**Instructions to follow**
From the entries below, retype only the lines from the one with "Option Z has" through the one with "- sample A: E", exactly as written.

**Data for this exercise**
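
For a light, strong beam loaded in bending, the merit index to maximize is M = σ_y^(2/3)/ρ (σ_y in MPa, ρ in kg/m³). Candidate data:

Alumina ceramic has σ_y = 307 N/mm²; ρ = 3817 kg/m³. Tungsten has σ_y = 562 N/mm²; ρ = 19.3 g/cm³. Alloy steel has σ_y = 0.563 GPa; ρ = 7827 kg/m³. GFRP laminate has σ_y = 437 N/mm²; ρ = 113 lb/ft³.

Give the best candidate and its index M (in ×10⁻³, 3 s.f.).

Putting every candidate on a common basis:
  alumina ceramic: σ_y = 307.0 MPa, ρ = 3817 kg/m³
  tungsten: σ_y = 562.0 MPa, ρ = 19300 kg/m³
  alloy steel: σ_y = 563.0 MPa, ρ = 7827 kg/m³
  GFRP laminate: σ_y = 437.0 MPa, ρ = 1810 kg/m³
  GFRP laminate: M = 31.8×10⁻³
  alumina ceramic: M = 11.9×10⁻³
  alloy steel: M = 8.71×10⁻³
  tungsten: M = 3.53×10⁻³
GFRP laminate has the largest M.

GFRP laminate, M = 31.8×10⁻³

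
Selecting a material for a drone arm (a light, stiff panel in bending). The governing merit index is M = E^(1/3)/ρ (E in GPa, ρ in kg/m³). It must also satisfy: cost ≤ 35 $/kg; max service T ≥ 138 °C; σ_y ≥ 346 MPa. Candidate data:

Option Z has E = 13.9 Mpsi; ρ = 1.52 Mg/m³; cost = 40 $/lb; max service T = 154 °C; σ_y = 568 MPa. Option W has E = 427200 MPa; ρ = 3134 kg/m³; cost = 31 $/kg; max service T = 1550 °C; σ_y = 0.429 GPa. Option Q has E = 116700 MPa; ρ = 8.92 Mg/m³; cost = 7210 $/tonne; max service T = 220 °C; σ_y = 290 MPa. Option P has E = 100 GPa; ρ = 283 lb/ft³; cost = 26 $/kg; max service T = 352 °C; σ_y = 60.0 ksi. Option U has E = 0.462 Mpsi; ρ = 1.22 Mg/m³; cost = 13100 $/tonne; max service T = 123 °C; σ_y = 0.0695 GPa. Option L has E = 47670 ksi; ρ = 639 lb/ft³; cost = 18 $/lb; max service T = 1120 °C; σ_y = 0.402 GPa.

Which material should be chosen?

Screen on constraints: cost ≤ 35 $/kg; max service T ≥ 138 °C; σ_y ≥ 346 MPa. Survivors: option W, option P.
Putting every candidate on a common basis:
  option W: E = 427.2 GPa, ρ = 3134 kg/m³
  option P: E = 100.0 GPa, ρ = 4533 kg/m³
  option W: M = 2.40×10⁻³
  option P: M = 1.02×10⁻³
Option W ranks first.

option W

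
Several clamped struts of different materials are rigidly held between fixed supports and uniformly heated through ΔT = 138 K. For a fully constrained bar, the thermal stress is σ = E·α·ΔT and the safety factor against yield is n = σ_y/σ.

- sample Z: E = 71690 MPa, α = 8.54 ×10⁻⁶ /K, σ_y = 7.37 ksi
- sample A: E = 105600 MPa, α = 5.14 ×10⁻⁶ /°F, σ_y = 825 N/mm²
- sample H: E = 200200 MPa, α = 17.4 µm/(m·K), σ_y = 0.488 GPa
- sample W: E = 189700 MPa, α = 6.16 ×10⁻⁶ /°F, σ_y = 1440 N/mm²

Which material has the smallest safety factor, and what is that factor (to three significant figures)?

sample Z, n = 0.601

In consistent units (E in GPa, α in ×10⁻⁶/K, σ_y in MPa):
  sample Z: E = 71.69, α = 8.54, σ_y = 50.81 → σ = 84.5 MPa, n = 0.601
  sample A: E = 105.6, α = 9.25, σ_y = 825.0 → σ = 135 MPa, n = 6.12
  sample H: E = 200.2, α = 17.4, σ_y = 488.0 → σ = 481 MPa, n = 1.02
  sample W: E = 189.7, α = 11.1, σ_y = 1440 → σ = 290 MPa, n = 4.96
The minimum is sample Z at n = 0.601.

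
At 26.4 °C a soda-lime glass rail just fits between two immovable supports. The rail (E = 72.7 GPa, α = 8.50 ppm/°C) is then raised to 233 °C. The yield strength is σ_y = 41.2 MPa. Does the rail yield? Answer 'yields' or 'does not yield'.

ΔT = 206.6 K. Constrained thermal stress σ = E·α·ΔT = 72.70×10³ MPa × 8.50×10⁻⁶ × 206.6 = 128 MPa (compressive).
Compare to σ_y = 41.2 MPa: σ ≥ σ_y, so it yields.

yields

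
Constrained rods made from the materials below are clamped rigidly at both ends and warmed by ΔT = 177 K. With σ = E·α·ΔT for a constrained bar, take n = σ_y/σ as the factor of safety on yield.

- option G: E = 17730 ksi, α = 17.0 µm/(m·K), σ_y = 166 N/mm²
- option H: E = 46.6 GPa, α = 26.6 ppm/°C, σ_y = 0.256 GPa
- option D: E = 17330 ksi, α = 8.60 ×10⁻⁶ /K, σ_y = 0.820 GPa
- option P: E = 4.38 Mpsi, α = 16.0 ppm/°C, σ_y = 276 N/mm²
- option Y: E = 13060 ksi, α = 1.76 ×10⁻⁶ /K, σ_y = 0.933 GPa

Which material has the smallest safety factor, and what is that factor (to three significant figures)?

option G, n = 0.451

In consistent units (E in GPa, α in ×10⁻⁶/K, σ_y in MPa):
  option G: E = 122.2, α = 17.0, σ_y = 166.0 → σ = 368 MPa, n = 0.451
  option H: E = 46.60, α = 26.6, σ_y = 256.0 → σ = 219 MPa, n = 1.17
  option D: E = 119.5, α = 8.60, σ_y = 820.0 → σ = 182 MPa, n = 4.51
  option P: E = 30.20, α = 16.0, σ_y = 276.0 → σ = 85.5 MPa, n = 3.23
  option Y: E = 90.05, α = 1.76, σ_y = 933.0 → σ = 28.1 MPa, n = 33.3
Option G has the lowest safety factor, n = 0.451.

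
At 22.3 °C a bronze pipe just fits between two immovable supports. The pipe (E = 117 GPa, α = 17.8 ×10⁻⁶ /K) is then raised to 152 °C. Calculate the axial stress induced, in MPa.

ΔT = 129.7 K. Constrained thermal stress σ = E·α·ΔT = 117.0×10³ MPa × 17.8×10⁻⁶ × 129.7 = 270 MPa (compressive).

270 MPa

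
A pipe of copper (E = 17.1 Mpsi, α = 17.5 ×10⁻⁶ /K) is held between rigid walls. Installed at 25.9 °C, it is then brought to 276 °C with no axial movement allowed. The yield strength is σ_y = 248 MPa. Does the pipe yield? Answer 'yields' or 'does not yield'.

yields

E = 17.1 Mpsi = 117.9 GPa.
ΔT = 250.1 K. Constrained thermal stress σ = E·α·ΔT = 117.9×10³ MPa × 17.5×10⁻⁶ × 250.1 = 516 MPa (compressive).
Compare to σ_y = 248 MPa: σ ≥ σ_y, so it yields.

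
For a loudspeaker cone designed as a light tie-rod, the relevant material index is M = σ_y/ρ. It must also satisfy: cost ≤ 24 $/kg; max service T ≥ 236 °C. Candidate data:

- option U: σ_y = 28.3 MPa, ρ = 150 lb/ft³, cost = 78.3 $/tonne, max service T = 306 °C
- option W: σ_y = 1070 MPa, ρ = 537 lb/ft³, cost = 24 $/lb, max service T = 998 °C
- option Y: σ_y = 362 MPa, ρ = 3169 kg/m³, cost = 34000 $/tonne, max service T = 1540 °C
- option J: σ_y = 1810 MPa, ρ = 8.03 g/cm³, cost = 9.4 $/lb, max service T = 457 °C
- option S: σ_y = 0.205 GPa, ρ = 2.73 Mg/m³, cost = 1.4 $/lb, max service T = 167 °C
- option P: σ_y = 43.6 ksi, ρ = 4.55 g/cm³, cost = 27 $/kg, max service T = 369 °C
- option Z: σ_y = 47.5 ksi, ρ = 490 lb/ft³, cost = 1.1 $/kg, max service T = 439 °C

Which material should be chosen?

option J

Screen on constraints: cost ≤ 24 $/kg; max service T ≥ 236 °C. Survivors: option U, option J, option Z.
Normalizing units and computing the index:
  option U: σ_y = 28.30 MPa, ρ = 2403 kg/m³
  option J: σ_y = 1810 MPa, ρ = 8030 kg/m³
  option Z: σ_y = 327.5 MPa, ρ = 7849 kg/m³
  option J: M = 225 kN·m/kg
  option Z: M = 41.7 kN·m/kg
  option U: M = 11.8 kN·m/kg
The maximum is for option J.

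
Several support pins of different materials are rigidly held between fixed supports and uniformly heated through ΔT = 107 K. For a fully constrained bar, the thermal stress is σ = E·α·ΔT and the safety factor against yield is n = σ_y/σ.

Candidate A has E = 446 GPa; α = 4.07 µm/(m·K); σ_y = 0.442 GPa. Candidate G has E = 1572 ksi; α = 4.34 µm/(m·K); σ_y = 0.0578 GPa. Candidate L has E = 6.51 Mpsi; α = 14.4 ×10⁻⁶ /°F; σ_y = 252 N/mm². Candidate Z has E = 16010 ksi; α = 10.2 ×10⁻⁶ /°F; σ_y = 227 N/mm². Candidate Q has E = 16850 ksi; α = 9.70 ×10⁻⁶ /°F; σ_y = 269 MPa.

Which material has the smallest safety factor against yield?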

**Task output**
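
Option Z has E = 13.9 Mpsi; ρ = 1.52 Mg/m³; cost = 40 $/lb; max service T = 154 °C; σ_y = 568 MPa. Option W has E = 427200 MPa; ρ = 3134 kg/m³; cost = 31 $/kg; max service T = 1550 °C; σ_y = 0.429 GPa. Option Q has E = 116700 MPa; ρ = 8.92 Mg/m³; cost = 7210 $/tonne; max service T = 220 °C; σ_y = 290 MPa. Option P has E = 100 GPa; ρ = 283 lb/ft³; cost = 26 $/kg; max service T = 352 °C; σ_y = 60.0 ksi. Option U has E = 0.462 Mpsi; ρ = 1.22 Mg/m³; cost = 13100 $/tonne; max service T = 123 °C; σ_y = 0.0695 GPa. Option L has E = 47670 ksi; ρ = 639 lb/ft³; cost = 18 $/lb; max service T = 1120 °C; σ_y = 0.402 GPa.

Which material should be chosen?

Screen on constraints: cost ≤ 35 $/kg; max service T ≥ 138 °C; σ_y ≥ 346 MPa. Survivors: option W, option P.
Putting every candidate on a common basis:
  option W: E = 427.2 GPa, ρ = 3134 kg/m³
  option P: E = 100.0 GPa, ρ = 4533 kg/m³
  option W: M = 2.40×10⁻³
  option P: M = 1.02×10⁻³
Option W ranks first.

option W

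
Several clamped struts of different materials are rigidly held between fixed supports and uniformly heated through ΔT = 138 K. For a fully constrained bar, the thermal stress is σ = E·α·ΔT and the safety factor against yield is n = σ_y/σ.

- sample Z: E = 71690 MPa, α = 8.54 ×10⁻⁶ /K, σ_y = 7.37 ksi
- sample A: E = 105600 MPa, α = 5.14 ×10⁻⁶ /°F, σ_y = 825 N/mm²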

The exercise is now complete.